WORK ORDER:
Whenever a line carries the word "Union", pull it out of the entries.

SOURCE MATERIAL:
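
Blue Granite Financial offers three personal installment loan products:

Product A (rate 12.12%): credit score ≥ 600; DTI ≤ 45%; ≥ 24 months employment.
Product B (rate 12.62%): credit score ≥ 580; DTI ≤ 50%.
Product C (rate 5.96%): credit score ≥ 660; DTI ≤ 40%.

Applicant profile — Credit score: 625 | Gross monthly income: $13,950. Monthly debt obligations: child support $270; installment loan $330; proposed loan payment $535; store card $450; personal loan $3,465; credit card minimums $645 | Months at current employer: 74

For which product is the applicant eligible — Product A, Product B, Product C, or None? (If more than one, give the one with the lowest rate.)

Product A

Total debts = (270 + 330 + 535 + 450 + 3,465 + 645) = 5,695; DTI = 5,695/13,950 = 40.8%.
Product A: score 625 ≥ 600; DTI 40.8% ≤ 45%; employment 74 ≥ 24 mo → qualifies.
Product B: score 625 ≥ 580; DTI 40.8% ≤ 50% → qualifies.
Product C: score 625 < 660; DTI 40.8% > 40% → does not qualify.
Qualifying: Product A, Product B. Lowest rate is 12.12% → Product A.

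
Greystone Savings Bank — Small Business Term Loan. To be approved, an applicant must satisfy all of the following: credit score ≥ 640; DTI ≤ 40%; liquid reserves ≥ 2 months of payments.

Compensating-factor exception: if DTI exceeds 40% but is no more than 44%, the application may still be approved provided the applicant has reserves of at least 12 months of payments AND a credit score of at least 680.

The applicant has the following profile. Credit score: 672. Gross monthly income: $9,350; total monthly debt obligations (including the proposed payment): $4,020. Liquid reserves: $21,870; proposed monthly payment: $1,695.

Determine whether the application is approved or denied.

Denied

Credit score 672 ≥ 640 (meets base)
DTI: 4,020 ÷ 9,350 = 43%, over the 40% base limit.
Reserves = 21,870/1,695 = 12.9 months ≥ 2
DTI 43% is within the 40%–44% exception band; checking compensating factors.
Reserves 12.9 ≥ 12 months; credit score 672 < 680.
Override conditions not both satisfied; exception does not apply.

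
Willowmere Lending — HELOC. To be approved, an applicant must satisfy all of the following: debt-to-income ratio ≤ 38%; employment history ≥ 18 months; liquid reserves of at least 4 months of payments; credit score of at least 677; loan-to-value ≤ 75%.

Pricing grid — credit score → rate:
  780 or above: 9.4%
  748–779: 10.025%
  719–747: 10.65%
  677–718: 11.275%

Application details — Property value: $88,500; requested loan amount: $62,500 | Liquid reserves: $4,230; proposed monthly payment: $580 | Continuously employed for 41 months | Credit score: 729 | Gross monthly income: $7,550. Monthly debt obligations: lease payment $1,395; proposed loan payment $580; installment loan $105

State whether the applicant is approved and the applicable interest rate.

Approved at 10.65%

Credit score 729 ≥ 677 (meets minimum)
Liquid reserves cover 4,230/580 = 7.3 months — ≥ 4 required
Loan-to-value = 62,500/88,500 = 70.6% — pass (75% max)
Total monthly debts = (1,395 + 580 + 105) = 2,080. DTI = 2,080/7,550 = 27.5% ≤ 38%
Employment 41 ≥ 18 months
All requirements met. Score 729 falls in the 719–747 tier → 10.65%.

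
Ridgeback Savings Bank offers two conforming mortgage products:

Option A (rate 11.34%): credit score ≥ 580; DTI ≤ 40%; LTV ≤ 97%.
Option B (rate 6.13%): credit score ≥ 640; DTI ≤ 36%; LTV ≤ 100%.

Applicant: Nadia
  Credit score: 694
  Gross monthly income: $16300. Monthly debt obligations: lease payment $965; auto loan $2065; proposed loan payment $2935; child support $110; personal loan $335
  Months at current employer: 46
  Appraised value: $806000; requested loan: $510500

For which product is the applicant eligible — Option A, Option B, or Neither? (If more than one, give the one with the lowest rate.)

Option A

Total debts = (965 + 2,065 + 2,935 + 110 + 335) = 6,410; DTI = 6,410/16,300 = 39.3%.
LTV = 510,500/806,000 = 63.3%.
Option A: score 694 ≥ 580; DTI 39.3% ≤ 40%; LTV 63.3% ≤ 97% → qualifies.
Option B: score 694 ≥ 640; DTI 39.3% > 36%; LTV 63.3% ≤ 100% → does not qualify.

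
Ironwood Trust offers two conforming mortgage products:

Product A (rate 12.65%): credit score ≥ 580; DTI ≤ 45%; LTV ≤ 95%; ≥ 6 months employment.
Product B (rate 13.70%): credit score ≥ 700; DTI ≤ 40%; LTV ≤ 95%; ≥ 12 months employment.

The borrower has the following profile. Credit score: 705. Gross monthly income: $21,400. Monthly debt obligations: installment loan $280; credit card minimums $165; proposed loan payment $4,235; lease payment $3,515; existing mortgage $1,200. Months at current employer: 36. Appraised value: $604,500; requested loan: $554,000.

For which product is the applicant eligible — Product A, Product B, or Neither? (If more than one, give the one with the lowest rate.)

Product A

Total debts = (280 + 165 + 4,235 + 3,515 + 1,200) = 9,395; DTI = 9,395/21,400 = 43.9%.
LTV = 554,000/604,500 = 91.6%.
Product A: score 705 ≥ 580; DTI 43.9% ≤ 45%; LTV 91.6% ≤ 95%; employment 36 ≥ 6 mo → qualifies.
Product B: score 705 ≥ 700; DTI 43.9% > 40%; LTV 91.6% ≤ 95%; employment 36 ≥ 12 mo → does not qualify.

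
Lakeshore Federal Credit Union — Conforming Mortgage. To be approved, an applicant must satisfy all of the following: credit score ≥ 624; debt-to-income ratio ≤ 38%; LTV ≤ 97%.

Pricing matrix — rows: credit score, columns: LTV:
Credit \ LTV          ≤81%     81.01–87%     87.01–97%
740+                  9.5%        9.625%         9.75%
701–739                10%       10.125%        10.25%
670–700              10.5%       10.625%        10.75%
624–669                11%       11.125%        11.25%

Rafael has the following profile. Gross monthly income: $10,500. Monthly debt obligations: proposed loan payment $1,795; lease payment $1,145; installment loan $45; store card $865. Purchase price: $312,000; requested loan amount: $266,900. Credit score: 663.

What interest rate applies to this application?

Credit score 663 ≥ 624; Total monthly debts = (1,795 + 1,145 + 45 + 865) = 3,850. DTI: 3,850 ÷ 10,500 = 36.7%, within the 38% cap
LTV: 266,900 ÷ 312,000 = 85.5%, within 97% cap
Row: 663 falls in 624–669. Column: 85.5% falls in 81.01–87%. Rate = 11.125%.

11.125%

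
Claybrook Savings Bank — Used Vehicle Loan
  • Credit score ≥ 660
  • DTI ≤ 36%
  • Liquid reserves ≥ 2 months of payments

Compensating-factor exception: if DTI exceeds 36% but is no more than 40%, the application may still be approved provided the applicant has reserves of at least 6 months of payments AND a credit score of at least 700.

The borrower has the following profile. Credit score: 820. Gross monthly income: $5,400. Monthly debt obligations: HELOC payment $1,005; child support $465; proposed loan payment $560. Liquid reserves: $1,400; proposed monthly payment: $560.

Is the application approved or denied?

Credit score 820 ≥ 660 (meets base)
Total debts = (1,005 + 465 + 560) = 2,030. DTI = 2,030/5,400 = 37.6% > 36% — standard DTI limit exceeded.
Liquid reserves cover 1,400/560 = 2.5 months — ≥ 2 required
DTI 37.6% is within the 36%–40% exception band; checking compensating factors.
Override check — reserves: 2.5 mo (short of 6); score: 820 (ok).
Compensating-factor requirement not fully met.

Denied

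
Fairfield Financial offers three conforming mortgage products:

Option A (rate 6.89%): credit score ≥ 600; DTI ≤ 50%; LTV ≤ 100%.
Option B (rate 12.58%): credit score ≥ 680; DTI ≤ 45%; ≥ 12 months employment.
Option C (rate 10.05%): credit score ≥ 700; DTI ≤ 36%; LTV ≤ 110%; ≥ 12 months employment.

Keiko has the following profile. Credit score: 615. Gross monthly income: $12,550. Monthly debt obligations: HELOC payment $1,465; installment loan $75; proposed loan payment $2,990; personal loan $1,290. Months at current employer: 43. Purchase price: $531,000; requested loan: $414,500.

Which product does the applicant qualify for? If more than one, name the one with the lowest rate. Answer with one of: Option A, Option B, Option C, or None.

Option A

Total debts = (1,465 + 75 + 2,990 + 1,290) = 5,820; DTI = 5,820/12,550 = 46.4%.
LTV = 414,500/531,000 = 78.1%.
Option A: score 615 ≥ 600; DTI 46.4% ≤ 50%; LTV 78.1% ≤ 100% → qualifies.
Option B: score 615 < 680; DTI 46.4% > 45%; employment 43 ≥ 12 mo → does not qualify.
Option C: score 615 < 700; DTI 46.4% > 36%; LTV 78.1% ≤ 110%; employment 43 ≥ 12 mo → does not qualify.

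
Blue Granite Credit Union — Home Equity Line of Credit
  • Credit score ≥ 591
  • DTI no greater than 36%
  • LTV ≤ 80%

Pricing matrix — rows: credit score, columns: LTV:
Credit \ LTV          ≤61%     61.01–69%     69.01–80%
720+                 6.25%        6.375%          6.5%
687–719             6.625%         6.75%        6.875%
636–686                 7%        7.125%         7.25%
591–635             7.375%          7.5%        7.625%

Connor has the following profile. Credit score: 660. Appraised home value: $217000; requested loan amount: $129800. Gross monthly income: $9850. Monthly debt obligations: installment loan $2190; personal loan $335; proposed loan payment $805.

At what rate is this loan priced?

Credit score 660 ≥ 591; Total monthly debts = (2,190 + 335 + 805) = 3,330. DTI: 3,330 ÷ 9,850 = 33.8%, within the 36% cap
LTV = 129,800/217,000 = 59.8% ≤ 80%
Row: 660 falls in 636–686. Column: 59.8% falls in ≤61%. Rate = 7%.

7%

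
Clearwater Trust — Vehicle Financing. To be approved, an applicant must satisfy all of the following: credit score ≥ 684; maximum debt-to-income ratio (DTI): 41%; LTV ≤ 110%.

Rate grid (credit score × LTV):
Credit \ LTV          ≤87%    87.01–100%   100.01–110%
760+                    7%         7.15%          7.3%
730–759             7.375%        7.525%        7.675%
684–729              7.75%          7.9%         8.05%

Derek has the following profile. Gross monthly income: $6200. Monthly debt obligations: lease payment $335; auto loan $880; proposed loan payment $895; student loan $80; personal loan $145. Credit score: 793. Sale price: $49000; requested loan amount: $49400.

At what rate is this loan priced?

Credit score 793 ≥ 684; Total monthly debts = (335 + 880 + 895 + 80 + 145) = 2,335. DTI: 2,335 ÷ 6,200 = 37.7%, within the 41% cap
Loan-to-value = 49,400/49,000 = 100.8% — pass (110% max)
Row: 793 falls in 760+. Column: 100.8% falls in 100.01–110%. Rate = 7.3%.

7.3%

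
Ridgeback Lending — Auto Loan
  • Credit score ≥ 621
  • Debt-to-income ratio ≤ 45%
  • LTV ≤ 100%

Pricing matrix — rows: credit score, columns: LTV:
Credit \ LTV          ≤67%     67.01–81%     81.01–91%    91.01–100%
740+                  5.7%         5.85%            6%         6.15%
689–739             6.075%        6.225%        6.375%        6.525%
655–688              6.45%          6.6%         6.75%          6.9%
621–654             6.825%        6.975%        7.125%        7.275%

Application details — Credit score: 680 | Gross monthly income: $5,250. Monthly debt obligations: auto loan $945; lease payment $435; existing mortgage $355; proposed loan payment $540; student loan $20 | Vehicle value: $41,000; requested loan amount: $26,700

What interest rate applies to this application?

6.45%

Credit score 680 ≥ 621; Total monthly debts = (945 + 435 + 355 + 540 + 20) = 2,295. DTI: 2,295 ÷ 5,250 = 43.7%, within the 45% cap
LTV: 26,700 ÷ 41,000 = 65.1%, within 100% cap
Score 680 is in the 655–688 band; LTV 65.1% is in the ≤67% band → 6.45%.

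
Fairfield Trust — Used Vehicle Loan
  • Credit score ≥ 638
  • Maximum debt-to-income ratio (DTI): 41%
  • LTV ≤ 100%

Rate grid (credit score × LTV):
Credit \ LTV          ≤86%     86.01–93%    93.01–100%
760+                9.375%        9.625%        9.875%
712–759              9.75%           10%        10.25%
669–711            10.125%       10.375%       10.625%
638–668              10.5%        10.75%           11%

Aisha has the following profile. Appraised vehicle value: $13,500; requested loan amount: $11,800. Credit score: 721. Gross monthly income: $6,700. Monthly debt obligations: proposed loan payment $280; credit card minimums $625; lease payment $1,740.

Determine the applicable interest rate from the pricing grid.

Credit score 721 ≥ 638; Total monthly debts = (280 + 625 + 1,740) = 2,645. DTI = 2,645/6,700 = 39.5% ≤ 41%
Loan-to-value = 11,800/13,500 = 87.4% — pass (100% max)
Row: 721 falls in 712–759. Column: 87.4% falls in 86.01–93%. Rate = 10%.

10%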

OUTPUT FOR THIS TASK:
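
Lakeshore Federal Credit Union — Conforming Mortgage. To be approved, an applicant must satisfy all of the following: credit score ≥ 624; debt-to-income ratio ≤ 38%; LTV ≤ 97%.
Blue Granite Credit Union — Home Equity Line of Credit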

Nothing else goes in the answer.